The problem: Once you have read the data below, write it all out exactly.
START Data for the task
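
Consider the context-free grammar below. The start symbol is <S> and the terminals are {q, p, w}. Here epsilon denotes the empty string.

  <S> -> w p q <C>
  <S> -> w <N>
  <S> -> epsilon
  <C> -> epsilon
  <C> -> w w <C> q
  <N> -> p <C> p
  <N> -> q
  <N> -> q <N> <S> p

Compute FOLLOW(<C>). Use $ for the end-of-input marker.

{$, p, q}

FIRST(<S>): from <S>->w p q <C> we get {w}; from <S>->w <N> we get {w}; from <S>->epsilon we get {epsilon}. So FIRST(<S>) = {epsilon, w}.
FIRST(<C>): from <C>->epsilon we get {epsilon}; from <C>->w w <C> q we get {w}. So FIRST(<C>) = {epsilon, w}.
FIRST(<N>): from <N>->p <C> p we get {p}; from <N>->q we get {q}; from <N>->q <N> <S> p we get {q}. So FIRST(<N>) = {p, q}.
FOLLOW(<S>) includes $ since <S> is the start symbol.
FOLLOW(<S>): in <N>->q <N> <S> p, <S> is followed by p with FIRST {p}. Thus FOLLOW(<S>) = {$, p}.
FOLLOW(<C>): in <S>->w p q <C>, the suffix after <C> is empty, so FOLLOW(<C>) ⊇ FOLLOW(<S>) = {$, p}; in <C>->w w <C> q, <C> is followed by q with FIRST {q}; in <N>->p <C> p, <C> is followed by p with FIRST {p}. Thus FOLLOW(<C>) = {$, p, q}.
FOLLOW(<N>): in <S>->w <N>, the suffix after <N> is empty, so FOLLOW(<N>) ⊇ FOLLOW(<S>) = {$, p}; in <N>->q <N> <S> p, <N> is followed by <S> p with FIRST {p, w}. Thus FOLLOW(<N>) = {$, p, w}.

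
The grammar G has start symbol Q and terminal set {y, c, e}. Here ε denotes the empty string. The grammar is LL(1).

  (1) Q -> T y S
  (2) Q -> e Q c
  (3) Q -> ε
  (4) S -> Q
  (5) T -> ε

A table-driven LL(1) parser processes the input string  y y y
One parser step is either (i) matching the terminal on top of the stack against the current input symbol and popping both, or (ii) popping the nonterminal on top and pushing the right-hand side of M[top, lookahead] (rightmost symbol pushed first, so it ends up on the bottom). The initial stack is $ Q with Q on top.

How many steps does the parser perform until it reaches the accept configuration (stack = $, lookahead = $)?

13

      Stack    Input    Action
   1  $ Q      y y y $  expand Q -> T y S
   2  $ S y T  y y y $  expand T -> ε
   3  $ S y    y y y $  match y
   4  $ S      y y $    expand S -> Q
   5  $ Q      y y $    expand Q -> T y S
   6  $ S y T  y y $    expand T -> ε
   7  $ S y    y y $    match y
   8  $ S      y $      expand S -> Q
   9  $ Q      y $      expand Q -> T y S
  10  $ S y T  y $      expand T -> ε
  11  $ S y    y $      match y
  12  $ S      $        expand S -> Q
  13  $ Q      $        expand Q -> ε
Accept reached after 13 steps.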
END Data for the task
Task output:
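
Consider the context-free grammar below. The start symbol is <S> and the terminals are {q, p, w}. Here epsilon denotes the empty string.

  <S> -> w p q <C>
  <S> -> w <N>
  <S> -> epsilon
  <C> -> epsilon
  <C> -> w w <C> q
  <N> -> p <C> p
  <N> -> q
  <N> -> q <N> <S> p

Compute FOLLOW(<C>). Use $ for the end-of-input marker.

{$, p, q}

FIRST(<S>): from <S>->w p q <C> we get {w}; from <S>->w <N> we get {w}; from <S>->epsilon we get {epsilon}. So FIRST(<S>) = {epsilon, w}.
FIRST(<C>): from <C>->epsilon we get {epsilon}; from <C>->w w <C> q we get {w}. So FIRST(<C>) = {epsilon, w}.
FIRST(<N>): from <N>->p <C> p we get {p}; from <N>->q we get {q}; from <N>->q <N> <S> p we get {q}. So FIRST(<N>) = {p, q}.
FOLLOW(<S>) includes $ since <S> is the start symbol.
FOLLOW(<S>): in <N>->q <N> <S> p, <S> is followed by p with FIRST {p}. Thus FOLLOW(<S>) = {$, p}.
FOLLOW(<C>): in <S>->w p q <C>, the suffix after <C> is empty, so FOLLOW(<C>) ⊇ FOLLOW(<S>) = {$, p}; in <C>->w w <C> q, <C> is followed by q with FIRST {q}; in <N>->p <C> p, <C> is followed by p with FIRST {p}. Thus FOLLOW(<C>) = {$, p, q}.
FOLLOW(<N>): in <S>->w <N>, the suffix after <N> is empty, so FOLLOW(<N>) ⊇ FOLLOW(<S>) = {$, p}; in <N>->q <N> <S> p, <N> is followed by <S> p with FIRST {p, w}. Thus FOLLOW(<N>) = {$, p, w}.

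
The grammar G has start symbol Q and terminal set {y, c, e}. Here ε denotes the empty string. The grammar is LL(1).

  (1) Q -> T y S
  (2) Q -> e Q c
  (3) Q -> ε
  (4) S -> Q
  (5) T -> ε

A table-driven LL(1) parser processes the input string  y y y
One parser step is either (i) matching the terminal on top of the stack against the current input symbol and popping both, or (ii) popping the nonterminal on top and pushing the right-hand side of M[top, lookahead] (rightmost symbol pushed first, so it ends up on the bottom). The initial stack is $ Q with Q on top.

How many steps does the parser perform until it reaches the accept configuration (stack = $, lookahead = $)?

13

      Stack    Input    Action
   1  $ Q      y y y $  expand Q -> T y S
   2  $ S y T  y y y $  expand T -> ε
   3  $ S y    y y y $  match y
   4  $ S      y y $    expand S -> Q
   5  $ Q      y y $    expand Q -> T y S
   6  $ S y T  y y $    expand T -> ε
   7  $ S y    y y $    match y
   8  $ S      y $      expand S -> Q
   9  $ Q      y $      expand Q -> T y S
  10  $ S y T  y $      expand T -> ε
  11  $ S y    y $      match y
  12  $ S      $        expand S -> Q
  13  $ Q      $        expand Q -> ε
Accept reached after 13 steps.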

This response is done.